> _Problem requirements_
Return every line from the records below with the string "average".

Stored data
________________

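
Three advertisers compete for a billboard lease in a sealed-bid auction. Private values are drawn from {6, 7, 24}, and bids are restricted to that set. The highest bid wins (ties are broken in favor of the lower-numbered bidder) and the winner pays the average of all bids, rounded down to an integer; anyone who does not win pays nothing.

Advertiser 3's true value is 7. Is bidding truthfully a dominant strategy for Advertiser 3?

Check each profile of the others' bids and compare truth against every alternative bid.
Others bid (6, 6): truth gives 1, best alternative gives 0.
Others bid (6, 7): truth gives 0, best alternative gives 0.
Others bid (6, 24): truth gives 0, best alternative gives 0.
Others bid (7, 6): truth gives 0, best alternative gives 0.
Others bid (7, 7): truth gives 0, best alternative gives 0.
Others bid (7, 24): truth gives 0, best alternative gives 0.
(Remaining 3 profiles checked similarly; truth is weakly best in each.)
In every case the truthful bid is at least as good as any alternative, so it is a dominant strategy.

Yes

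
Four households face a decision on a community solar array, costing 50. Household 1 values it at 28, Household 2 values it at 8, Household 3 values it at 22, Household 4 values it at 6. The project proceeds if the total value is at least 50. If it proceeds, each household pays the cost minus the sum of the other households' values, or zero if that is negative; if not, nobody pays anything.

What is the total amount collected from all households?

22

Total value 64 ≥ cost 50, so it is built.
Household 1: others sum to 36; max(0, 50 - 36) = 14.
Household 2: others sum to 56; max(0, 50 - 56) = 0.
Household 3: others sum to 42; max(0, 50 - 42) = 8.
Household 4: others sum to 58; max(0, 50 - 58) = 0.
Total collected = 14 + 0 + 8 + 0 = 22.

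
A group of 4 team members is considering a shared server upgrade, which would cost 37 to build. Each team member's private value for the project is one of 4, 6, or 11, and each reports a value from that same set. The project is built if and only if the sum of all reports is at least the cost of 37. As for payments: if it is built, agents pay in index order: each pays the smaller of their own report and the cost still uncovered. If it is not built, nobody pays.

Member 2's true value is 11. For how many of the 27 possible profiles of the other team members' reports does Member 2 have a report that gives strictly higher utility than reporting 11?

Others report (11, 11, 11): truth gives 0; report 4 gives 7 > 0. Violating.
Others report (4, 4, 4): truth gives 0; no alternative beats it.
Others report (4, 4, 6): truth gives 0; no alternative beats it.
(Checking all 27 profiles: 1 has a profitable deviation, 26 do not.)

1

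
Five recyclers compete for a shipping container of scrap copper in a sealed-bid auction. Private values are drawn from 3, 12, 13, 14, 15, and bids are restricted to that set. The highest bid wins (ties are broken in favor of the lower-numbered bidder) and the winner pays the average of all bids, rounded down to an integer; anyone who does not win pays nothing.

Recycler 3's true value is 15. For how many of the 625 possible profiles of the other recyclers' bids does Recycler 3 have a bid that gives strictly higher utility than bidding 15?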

________________

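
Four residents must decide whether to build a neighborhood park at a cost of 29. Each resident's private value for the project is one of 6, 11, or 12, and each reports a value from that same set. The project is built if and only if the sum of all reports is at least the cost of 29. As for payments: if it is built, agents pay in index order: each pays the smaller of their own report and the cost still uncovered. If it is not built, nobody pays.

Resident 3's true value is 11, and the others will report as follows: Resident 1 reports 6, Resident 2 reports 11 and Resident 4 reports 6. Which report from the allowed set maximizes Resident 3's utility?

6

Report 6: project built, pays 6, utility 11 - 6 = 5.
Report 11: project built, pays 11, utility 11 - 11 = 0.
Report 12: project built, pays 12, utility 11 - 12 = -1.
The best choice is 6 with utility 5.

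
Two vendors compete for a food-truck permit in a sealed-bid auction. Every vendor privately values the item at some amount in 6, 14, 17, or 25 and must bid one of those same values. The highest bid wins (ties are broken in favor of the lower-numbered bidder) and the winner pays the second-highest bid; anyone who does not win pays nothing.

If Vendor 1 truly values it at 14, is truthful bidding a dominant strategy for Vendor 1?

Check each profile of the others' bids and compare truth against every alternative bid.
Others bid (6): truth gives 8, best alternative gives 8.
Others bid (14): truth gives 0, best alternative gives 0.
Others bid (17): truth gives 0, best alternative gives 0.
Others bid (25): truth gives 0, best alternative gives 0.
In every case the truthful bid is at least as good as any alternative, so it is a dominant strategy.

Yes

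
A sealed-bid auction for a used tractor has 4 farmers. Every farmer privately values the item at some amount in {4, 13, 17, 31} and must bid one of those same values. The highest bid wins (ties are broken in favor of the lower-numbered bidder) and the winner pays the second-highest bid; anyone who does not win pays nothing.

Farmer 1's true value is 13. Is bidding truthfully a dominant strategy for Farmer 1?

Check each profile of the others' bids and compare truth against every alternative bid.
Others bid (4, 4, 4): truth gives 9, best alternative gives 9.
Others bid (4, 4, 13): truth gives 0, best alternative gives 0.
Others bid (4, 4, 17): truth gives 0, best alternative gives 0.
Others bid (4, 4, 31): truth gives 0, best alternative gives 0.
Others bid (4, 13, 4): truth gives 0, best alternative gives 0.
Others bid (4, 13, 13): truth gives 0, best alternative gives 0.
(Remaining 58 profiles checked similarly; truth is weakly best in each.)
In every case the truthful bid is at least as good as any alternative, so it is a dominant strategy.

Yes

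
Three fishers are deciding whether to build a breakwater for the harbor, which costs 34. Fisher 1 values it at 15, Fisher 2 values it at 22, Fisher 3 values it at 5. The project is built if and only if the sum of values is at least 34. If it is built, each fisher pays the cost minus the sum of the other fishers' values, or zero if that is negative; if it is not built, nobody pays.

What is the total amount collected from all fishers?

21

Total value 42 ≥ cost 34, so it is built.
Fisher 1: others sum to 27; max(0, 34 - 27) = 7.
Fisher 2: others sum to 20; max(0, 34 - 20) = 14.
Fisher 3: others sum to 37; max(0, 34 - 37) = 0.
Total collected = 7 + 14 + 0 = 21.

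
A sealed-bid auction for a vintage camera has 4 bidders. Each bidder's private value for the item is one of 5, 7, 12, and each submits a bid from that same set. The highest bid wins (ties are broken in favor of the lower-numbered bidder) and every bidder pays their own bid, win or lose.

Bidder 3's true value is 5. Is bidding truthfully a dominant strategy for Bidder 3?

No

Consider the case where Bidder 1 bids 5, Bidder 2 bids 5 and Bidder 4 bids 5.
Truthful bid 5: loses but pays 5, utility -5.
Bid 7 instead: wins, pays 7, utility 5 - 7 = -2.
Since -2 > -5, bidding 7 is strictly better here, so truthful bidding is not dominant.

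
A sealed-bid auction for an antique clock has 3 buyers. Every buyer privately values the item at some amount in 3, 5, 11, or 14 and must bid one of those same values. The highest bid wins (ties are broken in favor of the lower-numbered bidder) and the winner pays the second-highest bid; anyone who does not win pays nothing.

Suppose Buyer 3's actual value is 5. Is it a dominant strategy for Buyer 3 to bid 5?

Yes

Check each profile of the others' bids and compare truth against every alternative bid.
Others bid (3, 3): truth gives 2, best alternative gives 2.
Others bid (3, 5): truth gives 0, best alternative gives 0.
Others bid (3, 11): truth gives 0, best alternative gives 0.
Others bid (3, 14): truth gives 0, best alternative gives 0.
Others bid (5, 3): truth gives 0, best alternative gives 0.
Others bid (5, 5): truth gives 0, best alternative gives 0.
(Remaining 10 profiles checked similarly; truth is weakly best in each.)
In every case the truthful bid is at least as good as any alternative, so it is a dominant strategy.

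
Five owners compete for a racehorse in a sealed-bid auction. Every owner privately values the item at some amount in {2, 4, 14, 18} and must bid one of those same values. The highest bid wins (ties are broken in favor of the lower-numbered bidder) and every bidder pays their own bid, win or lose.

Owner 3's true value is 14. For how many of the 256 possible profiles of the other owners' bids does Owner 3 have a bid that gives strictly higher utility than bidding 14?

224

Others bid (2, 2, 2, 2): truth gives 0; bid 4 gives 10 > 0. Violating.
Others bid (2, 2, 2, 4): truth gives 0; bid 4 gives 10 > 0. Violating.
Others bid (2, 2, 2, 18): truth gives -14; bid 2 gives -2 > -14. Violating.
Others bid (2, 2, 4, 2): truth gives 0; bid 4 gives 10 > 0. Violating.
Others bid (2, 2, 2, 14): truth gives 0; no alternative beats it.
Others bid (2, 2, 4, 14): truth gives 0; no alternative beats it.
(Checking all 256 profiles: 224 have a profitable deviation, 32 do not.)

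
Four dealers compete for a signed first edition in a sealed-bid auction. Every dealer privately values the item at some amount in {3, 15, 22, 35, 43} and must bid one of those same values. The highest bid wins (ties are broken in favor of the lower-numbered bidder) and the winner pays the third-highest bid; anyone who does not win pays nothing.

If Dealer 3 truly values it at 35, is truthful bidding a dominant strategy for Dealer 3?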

________________

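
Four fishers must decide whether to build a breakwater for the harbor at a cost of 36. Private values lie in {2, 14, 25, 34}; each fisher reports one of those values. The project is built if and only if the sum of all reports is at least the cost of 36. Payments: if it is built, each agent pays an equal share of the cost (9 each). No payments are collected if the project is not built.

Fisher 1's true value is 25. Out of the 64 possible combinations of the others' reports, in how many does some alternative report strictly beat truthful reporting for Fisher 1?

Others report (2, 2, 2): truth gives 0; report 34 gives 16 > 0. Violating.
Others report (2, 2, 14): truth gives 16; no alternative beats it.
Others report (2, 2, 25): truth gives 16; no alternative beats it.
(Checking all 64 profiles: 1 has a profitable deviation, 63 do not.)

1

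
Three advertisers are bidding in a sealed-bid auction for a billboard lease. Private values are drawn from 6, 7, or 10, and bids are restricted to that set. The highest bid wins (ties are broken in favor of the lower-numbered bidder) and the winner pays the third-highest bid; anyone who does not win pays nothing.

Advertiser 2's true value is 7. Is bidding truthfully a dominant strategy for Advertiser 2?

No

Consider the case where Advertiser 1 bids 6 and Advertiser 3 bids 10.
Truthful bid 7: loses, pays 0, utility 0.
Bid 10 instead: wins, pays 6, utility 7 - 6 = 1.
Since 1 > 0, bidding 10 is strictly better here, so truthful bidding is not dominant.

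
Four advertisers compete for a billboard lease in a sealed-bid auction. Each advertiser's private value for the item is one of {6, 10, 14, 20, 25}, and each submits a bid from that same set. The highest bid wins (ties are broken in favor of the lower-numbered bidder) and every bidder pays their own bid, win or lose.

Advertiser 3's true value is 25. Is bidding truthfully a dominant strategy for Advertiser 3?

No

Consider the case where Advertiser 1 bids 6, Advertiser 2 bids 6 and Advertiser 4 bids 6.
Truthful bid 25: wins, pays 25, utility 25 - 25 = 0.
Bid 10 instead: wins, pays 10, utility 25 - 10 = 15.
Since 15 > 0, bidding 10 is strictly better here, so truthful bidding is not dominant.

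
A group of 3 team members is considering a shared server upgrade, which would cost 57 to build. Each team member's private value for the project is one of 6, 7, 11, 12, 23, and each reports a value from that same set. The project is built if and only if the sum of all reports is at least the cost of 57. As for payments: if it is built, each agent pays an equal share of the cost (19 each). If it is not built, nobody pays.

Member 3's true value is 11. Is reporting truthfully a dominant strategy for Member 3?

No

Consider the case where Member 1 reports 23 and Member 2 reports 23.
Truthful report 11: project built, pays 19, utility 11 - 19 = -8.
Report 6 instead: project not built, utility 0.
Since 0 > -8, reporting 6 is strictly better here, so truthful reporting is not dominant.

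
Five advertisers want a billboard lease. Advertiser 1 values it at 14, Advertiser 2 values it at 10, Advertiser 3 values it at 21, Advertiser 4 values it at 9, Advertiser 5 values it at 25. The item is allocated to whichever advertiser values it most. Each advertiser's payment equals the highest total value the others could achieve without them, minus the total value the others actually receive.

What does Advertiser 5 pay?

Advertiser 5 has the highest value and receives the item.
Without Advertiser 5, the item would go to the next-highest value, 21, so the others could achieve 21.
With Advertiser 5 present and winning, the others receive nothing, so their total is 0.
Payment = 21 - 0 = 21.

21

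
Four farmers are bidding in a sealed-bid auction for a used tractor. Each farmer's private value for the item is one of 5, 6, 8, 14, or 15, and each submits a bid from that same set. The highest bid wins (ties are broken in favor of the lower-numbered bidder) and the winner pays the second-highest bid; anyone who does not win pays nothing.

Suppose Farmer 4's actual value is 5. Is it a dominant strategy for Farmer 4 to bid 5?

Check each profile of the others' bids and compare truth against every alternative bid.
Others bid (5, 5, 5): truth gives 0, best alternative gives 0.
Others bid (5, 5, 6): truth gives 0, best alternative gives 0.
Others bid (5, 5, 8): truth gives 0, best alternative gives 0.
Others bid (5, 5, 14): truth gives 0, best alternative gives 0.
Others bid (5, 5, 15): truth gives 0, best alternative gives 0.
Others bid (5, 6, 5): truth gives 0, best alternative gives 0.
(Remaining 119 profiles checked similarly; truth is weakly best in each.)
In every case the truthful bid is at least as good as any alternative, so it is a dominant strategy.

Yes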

________________

> _Result_
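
Three advertisers compete for a billboard lease in a sealed-bid auction. Private values are drawn from {6, 7, 24}, and bids are restricted to that set. The highest bid wins (ties are broken in favor of the lower-numbered bidder) and the winner pays the average of all bids, rounded down to an integer; anyone who does not win pays nothing.
Five recyclers compete for a shipping container of scrap copper in a sealed-bid auction. Private values are drawn from 3, 12, 13, 14, 15, and bids are restricted to that set. The highest bid wins (ties are broken in favor of the lower-numbered bidder) and the winner pays the average of all bids, rounded down to an integer; anyone who does not win pays nothing.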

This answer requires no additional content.